● Task requirements
Only a number is wanted here. Tally the lines of the data that contain "system".

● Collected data
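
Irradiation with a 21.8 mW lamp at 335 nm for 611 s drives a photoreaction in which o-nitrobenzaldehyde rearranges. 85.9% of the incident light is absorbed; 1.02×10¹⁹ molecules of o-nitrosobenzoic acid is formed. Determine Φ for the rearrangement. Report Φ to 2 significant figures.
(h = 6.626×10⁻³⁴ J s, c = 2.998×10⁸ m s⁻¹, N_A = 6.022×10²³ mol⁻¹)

Product: 1.02×10¹⁹ / 6.022×10²³ = 1.694×10⁻⁵ mol.
Photon energy at 335 nm: hc/λ = (6.626×10⁻³⁴)(2.998×10⁸)/(335×10⁻⁹) = 5.930×10⁻¹⁹ J.
Energy delivered: (21.8 mW)(611 s) = 13.32 J.
Photons incident: 13.32 / 5.930×10⁻¹⁹ = 2.246×10¹⁹, i.e. 2.246×10¹⁹/6.022×10²³ = 3.730×10⁻⁵ mol.
Photons absorbed: 0.859 × 3.730×10⁻⁵ = 3.204×10⁻⁵ mol.
Φ = 1.694×10⁻⁵ mol / 3.204×10⁻⁵ mol photons = 0.53.

Φ = 0.53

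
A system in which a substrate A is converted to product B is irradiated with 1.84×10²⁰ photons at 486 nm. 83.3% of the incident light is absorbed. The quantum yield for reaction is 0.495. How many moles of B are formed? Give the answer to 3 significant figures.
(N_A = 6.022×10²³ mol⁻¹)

1.26×10⁻⁴ mol

Moles of photons: 1.84×10²⁰ / 6.022×10²³ = 3.055×10⁻⁴ mol.
Photons absorbed: 0.833 × 3.055×10⁻⁴ = 2.545×10⁻⁴ mol.
Product: Φ × n_abs = 0.495 × 2.545×10⁻⁴ = 1.260×10⁻⁴ mol.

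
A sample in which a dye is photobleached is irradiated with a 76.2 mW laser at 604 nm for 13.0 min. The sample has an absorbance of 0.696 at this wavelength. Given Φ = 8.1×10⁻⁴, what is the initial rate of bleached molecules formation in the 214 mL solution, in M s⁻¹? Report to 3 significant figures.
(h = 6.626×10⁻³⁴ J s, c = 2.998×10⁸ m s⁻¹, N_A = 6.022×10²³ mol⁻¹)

Photon energy at 604 nm: hc/λ = (6.626×10⁻³⁴)(2.998×10⁸)/(604×10⁻⁹) = 3.289×10⁻¹⁹ J.
Energy delivered: (76.2 mW)(780 s) = 59.44 J.
Photons incident: 59.44 / 3.289×10⁻¹⁹ = 1.807×10²⁰, i.e. 1.807×10²⁰/6.022×10²³ = 3.001×10⁻⁴ mol.
Fraction absorbed: 1 − 10^(−0.696) = 0.7986.
Photons absorbed: 0.7986 × 3.001×10⁻⁴ = 2.397×10⁻⁴ mol.
Product formed: 8.1×10⁻⁴ × 2.397×10⁻⁴ = 1.942×10⁻⁷ mol.
Rate: 1.942×10⁻⁷ mol / (780 s × 0.214 L) = 1.16×10⁻⁹ M s⁻¹.

1.16×10⁻⁹ M s⁻¹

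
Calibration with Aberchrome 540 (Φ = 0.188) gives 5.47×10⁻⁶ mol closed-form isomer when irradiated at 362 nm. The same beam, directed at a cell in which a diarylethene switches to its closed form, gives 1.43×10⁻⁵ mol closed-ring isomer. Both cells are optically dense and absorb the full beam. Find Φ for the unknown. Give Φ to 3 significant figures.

Photons absorbed by the actinometer: 5.47×10⁻⁶ / 0.188 = 2.910×10⁻⁵ mol.
Φ(unknown) = 1.43×10⁻⁵ / 2.910×10⁻⁵ = 0.491.

Φ = 0.491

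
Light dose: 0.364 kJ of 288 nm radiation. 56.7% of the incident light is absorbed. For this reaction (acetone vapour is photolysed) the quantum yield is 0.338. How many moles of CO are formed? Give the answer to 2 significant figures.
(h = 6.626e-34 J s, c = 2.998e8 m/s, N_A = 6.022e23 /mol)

1.7e-4 mol

Photon energy at 288 nm: hc/λ = (6.626e-34)(2.998e8)/(288e-9) = 6.897e-19 J.
Incident energy: 0.364 kJ = 364 J.
Photons incident: 364 / 6.897e-19 = 5.278e20, i.e. 5.278e20/6.022e23 = 8.765e-4 mol.
Photons absorbed: 0.567 × 8.765e-4 = 4.970e-4 mol.
Product: Φ × n_abs = 0.338 × 4.970e-4 = 1.680e-4 mol.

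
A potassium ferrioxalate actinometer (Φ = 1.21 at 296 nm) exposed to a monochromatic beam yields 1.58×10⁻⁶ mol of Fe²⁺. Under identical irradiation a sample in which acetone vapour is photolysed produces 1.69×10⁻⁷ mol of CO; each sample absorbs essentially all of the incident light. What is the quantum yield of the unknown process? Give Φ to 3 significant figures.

Φ = 0.129

Photons absorbed by the actinometer: 1.58×10⁻⁶ / 1.21 = 1.306×10⁻⁶ mol.
Φ(unknown) = 1.69×10⁻⁷ / 1.306×10⁻⁶ = 0.129.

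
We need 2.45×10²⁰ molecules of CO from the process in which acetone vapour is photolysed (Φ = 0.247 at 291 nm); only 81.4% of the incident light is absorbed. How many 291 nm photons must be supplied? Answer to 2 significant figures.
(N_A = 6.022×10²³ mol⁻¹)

1.2×10²¹ photons

Product: 2.45×10²⁰ / 6.022×10²³ = 4.068×10⁻⁴ mol.
Photons that must be absorbed: 4.068×10⁻⁴ / 0.247 = 0.001647 mol.
Incident photons needed: 0.001647 / 0.814 = 0.002023 mol.
Photon count: 0.002023 × 6.022×10²³ = 1.2×10²¹.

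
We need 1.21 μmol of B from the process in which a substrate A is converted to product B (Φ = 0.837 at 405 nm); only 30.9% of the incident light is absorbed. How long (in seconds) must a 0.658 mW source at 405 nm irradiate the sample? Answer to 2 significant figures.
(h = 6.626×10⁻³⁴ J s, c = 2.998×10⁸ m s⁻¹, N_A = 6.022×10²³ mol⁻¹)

t ≈ 2100 s

Product: 1.21 μmol = 1.21×10⁻⁶ mol.
Photons that must be absorbed: 1.21×10⁻⁶ / 0.837 = 1.446×10⁻⁶ mol.
Incident photons needed: 1.446×10⁻⁶ / 0.309 = 4.680×10⁻⁶ mol.
Photon energy: hc/λ = 4.905×10⁻¹⁹ J; per mole, 2.954×10⁵ J mol⁻¹.
Energy required: 4.680×10⁻⁶ × 2.954×10⁵ = 1.382 J.
Time: 1.382 J / 0.000658 W = 2100 s.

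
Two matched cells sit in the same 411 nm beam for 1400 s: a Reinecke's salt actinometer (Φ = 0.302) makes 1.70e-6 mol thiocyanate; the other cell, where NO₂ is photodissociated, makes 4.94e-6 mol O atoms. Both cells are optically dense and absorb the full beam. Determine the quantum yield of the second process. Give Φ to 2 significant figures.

Φ = 0.88

Photons absorbed by the actinometer: 1.70e-6 / 0.302 = 5.629e-6 mol.
Φ(unknown) = 4.94e-6 / 5.629e-6 = 0.88.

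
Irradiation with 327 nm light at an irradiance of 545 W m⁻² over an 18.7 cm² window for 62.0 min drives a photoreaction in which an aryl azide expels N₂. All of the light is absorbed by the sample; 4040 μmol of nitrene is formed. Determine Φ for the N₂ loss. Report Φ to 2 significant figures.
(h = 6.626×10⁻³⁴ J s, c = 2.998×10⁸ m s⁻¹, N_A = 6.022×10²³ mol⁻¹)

Φ = 0.39

Product: 4040 μmol = 0.00404 mol.
Photon energy at 327 nm: hc/λ = (6.626×10⁻³⁴)(2.998×10⁸)/(327×10⁻⁹) = 6.075×10⁻¹⁹ J.
Energy delivered: (545 W m⁻²)(18.7×10⁻⁴ m²)(3720 s) = 3791 J.
Photons incident: 3791 / 6.075×10⁻¹⁹ = 6.240×10²¹, i.e. 6.240×10²¹/6.022×10²³ = 0.01036 mol.
Φ = 0.00404 mol / 0.01036 mol photons = 0.39.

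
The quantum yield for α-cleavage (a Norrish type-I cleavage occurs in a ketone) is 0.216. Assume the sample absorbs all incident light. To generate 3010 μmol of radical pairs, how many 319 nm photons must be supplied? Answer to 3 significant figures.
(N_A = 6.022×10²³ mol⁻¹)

Product: 3010 μmol = 0.00301 mol.
Photons that must be absorbed: 0.00301 / 0.216 = 0.01394 mol.
Photon count: 0.01394 × 6.022×10²³ = 8.39×10²¹.

8.39×10²¹ photons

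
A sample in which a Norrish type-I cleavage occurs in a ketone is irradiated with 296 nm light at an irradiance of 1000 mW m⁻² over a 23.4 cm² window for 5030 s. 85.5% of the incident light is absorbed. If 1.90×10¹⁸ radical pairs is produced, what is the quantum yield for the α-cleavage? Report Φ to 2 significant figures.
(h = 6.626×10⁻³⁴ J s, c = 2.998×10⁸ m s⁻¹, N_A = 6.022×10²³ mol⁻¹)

Product: 1.90×10¹⁸ / 6.022×10²³ = 3.155×10⁻⁶ mol.
Photon energy at 296 nm: hc/λ = (6.626×10⁻³⁴)(2.998×10⁸)/(296×10⁻⁹) = 6.711×10⁻¹⁹ J.
Energy delivered: (1000 mW m⁻²)(23.4×10⁻⁴ m²)(5030 s) = 11.77 J.
Photons incident: 11.77 / 6.711×10⁻¹⁹ = 1.754×10¹⁹, i.e. 1.754×10¹⁹/6.022×10²³ = 2.913×10⁻⁵ mol.
Photons absorbed: 0.855 × 2.913×10⁻⁵ = 2.491×10⁻⁵ mol.
Φ = 3.155×10⁻⁶ mol / 2.491×10⁻⁵ mol photons = 0.13.

Φ = 0.13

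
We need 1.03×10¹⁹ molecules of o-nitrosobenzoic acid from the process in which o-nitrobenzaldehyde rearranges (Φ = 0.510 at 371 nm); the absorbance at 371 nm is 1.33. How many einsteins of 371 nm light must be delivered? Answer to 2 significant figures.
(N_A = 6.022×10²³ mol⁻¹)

Product: 1.03×10¹⁹ / 6.022×10²³ = 1.710×10⁻⁵ mol.
Photons that must be absorbed: 1.710×10⁻⁵ / 0.510 = 3.353×10⁻⁵ mol.
Fraction absorbed: 1 − 10^(−1.33) = 0.9532.
Incident photons needed: 3.353×10⁻⁵ / 0.9532 = 3.518×10⁻⁵ mol.

3.5×10⁻⁵ einstein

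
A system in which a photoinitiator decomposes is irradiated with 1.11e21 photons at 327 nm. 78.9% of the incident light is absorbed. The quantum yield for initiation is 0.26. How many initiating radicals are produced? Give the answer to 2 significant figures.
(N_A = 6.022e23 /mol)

2.3e20 initiating radicals

Moles of photons: 1.11e21 / 6.022e23 = 0.001843 mol.
Photons absorbed: 0.789 × 0.001843 = 0.001454 mol.
Product: Φ × n_abs = 0.26 × 0.001454 = 3.780e-4 mol.
As a count: 3.780e-4 × 6.022e23 = 2.3e20.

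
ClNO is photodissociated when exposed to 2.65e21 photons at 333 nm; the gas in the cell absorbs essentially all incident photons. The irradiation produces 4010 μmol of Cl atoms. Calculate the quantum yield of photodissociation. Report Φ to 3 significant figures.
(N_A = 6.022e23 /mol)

Φ = 0.911

Product: 4010 μmol = 0.00401 mol.
Moles of photons: 2.65e21 / 6.022e23 = 0.004401 mol.
Φ = 0.00401 mol / 0.004401 mol photons = 0.911.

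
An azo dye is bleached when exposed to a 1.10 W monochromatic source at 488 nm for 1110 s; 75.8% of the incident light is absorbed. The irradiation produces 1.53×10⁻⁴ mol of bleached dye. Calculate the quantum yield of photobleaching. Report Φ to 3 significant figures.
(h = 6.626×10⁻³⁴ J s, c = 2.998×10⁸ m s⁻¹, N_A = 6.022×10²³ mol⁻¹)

Photon energy at 488 nm: hc/λ = (6.626×10⁻³⁴)(2.998×10⁸)/(488×10⁻⁹) = 4.071×10⁻¹⁹ J.
Energy delivered: (1.10 W)(1110 s) = 1221 J.
Photons incident: 1221 / 4.071×10⁻¹⁹ = 2.999×10²¹, i.e. 2.999×10²¹/6.022×10²³ = 0.004980 mol.
Photons absorbed: 0.758 × 0.004980 = 0.003775 mol.
Φ = 1.53×10⁻⁴ mol / 0.003775 mol photons = 0.0405.

Φ = 0.0405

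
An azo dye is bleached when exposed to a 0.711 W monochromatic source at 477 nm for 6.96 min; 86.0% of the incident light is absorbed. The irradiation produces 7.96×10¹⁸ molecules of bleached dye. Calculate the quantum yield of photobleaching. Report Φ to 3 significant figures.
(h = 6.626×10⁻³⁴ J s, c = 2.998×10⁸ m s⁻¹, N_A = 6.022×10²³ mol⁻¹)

Φ = 0.0130

Product: 7.96×10¹⁸ / 6.022×10²³ = 1.322×10⁻⁵ mol.
Photon energy at 477 nm: hc/λ = (6.626×10⁻³⁴)(2.998×10⁸)/(477×10⁻⁹) = 4.165×10⁻¹⁹ J.
Energy delivered: (0.711 W)(417.6 s) = 296.9 J.
Photons incident: 296.9 / 4.165×10⁻¹⁹ = 7.128×10²⁰, i.e. 7.128×10²⁰/6.022×10²³ = 0.001184 mol.
Photons absorbed: 0.860 × 0.001184 = 0.001018 mol.
Φ = 1.322×10⁻⁵ mol / 0.001018 mol photons = 0.0130.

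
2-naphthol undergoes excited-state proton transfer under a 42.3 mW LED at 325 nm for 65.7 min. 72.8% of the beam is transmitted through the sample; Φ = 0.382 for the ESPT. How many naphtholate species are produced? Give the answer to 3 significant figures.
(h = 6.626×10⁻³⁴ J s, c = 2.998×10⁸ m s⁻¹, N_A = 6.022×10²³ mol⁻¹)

2.83×10¹⁹ species

Photon energy at 325 nm: hc/λ = (6.626×10⁻³⁴)(2.998×10⁸)/(325×10⁻⁹) = 6.112×10⁻¹⁹ J.
Energy delivered: (42.3 mW)(3942 s) = 166.7 J.
Photons incident: 166.7 / 6.112×10⁻¹⁹ = 2.727×10²⁰, i.e. 2.727×10²⁰/6.022×10²³ = 4.528×10⁻⁴ mol.
Fraction absorbed: 1 − 72.8/100 = 0.2720.
Photons absorbed: 0.2720 × 4.528×10⁻⁴ = 1.232×10⁻⁴ mol.
Product: Φ × n_abs = 0.382 × 1.232×10⁻⁴ = 4.706×10⁻⁵ mol.
As a count: 4.706×10⁻⁵ × 6.022×10²³ = 2.83×10¹⁹.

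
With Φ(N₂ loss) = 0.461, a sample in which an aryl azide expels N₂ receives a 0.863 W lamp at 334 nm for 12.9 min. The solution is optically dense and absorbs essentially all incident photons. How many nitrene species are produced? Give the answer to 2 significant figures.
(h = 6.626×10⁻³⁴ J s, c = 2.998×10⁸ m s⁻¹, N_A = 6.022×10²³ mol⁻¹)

Photon energy at 334 nm: hc/λ = (6.626×10⁻³⁴)(2.998×10⁸)/(334×10⁻⁹) = 5.948×10⁻¹⁹ J.
Energy delivered: (0.863 W)(774 s) = 668.0 J.
Photons incident: 668.0 / 5.948×10⁻¹⁹ = 1.123×10²¹, i.e. 1.123×10²¹/6.022×10²³ = 0.001865 mol.
Product: Φ × n_abs = 0.461 × 0.001865 = 8.598×10⁻⁴ mol.
As a count: 8.598×10⁻⁴ × 6.022×10²³ = 5.2×10²⁰.

5.2×10²⁰ species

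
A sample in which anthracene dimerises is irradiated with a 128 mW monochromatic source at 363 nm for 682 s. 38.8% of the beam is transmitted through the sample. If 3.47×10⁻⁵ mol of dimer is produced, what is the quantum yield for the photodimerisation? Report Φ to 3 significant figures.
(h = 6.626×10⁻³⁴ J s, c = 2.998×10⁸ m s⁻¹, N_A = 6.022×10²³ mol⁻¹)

Photon energy at 363 nm: hc/λ = (6.626×10⁻³⁴)(2.998×10⁸)/(363×10⁻⁹) = 5.472×10⁻¹⁹ J.
Energy delivered: (128 mW)(682 s) = 87.30 J.
Photons incident: 87.30 / 5.472×10⁻¹⁹ = 1.595×10²⁰, i.e. 1.595×10²⁰/6.022×10²³ = 2.649×10⁻⁴ mol.
Fraction absorbed: 1 − 38.8/100 = 0.6120.
Photons absorbed: 0.6120 × 2.649×10⁻⁴ = 1.621×10⁻⁴ mol.
Φ = 3.47×10⁻⁵ mol / 1.621×10⁻⁴ mol photons = 0.214.

Φ = 0.214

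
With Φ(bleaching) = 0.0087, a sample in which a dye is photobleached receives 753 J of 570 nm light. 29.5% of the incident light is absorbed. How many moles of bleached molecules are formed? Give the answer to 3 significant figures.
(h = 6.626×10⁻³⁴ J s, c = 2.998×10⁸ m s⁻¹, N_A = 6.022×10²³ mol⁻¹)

Photon energy at 570 nm: hc/λ = (6.626×10⁻³⁴)(2.998×10⁸)/(570×10⁻⁹) = 3.485×10⁻¹⁹ J.
Photons incident: 753 / 3.485×10⁻¹⁹ = 2.161×10²¹, i.e. 2.161×10²¹/6.022×10²³ = 0.003589 mol.
Photons absorbed: 0.295 × 0.003589 = 0.001059 mol.
Product: Φ × n_abs = 0.0087 × 0.001059 = 9.213×10⁻⁶ mol.

9.21×10⁻⁶ mol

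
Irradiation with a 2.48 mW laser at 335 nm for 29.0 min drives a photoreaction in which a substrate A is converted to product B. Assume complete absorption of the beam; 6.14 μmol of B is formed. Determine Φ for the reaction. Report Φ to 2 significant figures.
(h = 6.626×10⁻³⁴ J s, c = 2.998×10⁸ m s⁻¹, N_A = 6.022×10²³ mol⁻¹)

Φ = 0.51

Product: 6.14 μmol = 6.14×10⁻⁶ mol.
Photon energy at 335 nm: hc/λ = (6.626×10⁻³⁴)(2.998×10⁸)/(335×10⁻⁹) = 5.930×10⁻¹⁹ J.
Energy delivered: (2.48 mW)(1740 s) = 4.315 J.
Photons incident: 4.315 / 5.930×10⁻¹⁹ = 7.277×10¹⁸, i.e. 7.277×10¹⁸/6.022×10²³ = 1.208×10⁻⁵ mol.
Φ = 6.14×10⁻⁶ mol / 1.208×10⁻⁵ mol photons = 0.51.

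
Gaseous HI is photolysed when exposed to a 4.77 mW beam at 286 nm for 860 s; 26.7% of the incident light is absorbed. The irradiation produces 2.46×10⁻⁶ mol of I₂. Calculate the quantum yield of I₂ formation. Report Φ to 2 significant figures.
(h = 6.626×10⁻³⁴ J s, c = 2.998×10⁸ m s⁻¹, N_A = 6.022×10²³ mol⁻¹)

Photon energy at 286 nm: hc/λ = (6.626×10⁻³⁴)(2.998×10⁸)/(286×10⁻⁹) = 6.946×10⁻¹⁹ J.
Energy delivered: (4.77 mW)(860 s) = 4.102 J.
Photons incident: 4.102 / 6.946×10⁻¹⁹ = 5.906×10¹⁸, i.e. 5.906×10¹⁸/6.022×10²³ = 9.807×10⁻⁶ mol.
Photons absorbed: 0.267 × 9.807×10⁻⁶ = 2.618×10⁻⁶ mol.
Φ = 2.46×10⁻⁶ mol / 2.618×10⁻⁶ mol photons = 0.94.

Φ = 0.94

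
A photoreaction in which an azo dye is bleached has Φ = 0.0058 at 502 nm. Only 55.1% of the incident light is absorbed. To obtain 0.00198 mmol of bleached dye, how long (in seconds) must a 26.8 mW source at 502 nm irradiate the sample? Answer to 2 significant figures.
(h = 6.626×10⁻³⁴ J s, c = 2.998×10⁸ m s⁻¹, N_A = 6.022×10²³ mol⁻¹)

t ≈ 5500 s

Product: 0.00198 mmol = 1.98×10⁻⁶ mol.
Photons that must be absorbed: 1.98×10⁻⁶ / 0.0058 = 3.414×10⁻⁴ mol.
Incident photons needed: 3.414×10⁻⁴ / 0.551 = 6.196×10⁻⁴ mol.
Photon energy: hc/λ = 3.957×10⁻¹⁹ J; per mole, 2.383×10⁵ J mol⁻¹.
Energy required: 6.196×10⁻⁴ × 2.383×10⁵ = 147.7 J.
Time: 147.7 J / 0.0268 W = 5500 s.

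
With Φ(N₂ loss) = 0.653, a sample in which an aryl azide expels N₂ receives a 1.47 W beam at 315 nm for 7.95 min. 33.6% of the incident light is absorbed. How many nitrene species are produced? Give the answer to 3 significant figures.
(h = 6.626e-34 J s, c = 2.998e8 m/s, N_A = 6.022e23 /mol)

2.44e20 species

Photon energy at 315 nm: hc/λ = (6.626e-34)(2.998e8)/(315e-9) = 6.306e-19 J.
Energy delivered: (1.47 W)(477 s) = 701.2 J.
Photons incident: 701.2 / 6.306e-19 = 1.112e21, i.e. 1.112e21/6.022e23 = 0.001847 mol.
Photons absorbed: 0.336 × 0.001847 = 6.206e-4 mol.
Product: Φ × n_abs = 0.653 × 6.206e-4 = 4.053e-4 mol.
As a count: 4.053e-4 × 6.022e23 = 2.44e20.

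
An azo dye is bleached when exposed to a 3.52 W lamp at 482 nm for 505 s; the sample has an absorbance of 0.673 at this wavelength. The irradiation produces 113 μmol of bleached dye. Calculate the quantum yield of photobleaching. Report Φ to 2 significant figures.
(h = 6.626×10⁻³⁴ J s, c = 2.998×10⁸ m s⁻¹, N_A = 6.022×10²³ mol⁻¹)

Φ = 0.020

Product: 113 μmol = 1.13×10⁻⁴ mol.
Photon energy at 482 nm: hc/λ = (6.626×10⁻³⁴)(2.998×10⁸)/(482×10⁻⁹) = 4.121×10⁻¹⁹ J.
Energy delivered: (3.52 W)(505 s) = 1778 J.
Photons incident: 1778 / 4.121×10⁻¹⁹ = 4.314×10²¹, i.e. 4.314×10²¹/6.022×10²³ = 0.007164 mol.
Fraction absorbed: 1 − 10^(−0.673) = 0.7877.
Photons absorbed: 0.7877 × 0.007164 = 0.005643 mol.
Φ = 1.13×10⁻⁴ mol / 0.005643 mol photons = 0.020.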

● Output below
2